#### What to do
Print, unchanged, the line containing "Calculate q_5, the" along with all lines that follow it to the end of the listing.
────────────────────
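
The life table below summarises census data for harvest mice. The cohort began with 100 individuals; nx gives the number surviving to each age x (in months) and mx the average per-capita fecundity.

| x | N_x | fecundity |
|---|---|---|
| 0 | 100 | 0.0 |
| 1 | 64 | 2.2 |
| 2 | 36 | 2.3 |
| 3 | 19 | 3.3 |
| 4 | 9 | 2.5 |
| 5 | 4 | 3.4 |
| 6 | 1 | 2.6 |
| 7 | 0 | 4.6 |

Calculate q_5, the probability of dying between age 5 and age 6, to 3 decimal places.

0.750

lx = nx/n0 = nx/100: 1, 0.64, 0.36, 0.19, 0.09, 0.04, 0.01, 0
q_5 = (l_5 − l_6) / l_5 = (0.04 − 0.01) / 0.04
     = 0.03 / 0.04 = 0.75 → 0.750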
────────────────────
#### Result of the exercise
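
Calculate q_5, the probability of dying between age 5 and age 6, to 3 decimal places.

0.750

lx = nx/n0 = nx/100: 1, 0.64, 0.36, 0.19, 0.09, 0.04, 0.01, 0
q_5 = (l_5 − l_6) / l_5 = (0.04 − 0.01) / 0.04
     = 0.03 / 0.04 = 0.75 → 0.750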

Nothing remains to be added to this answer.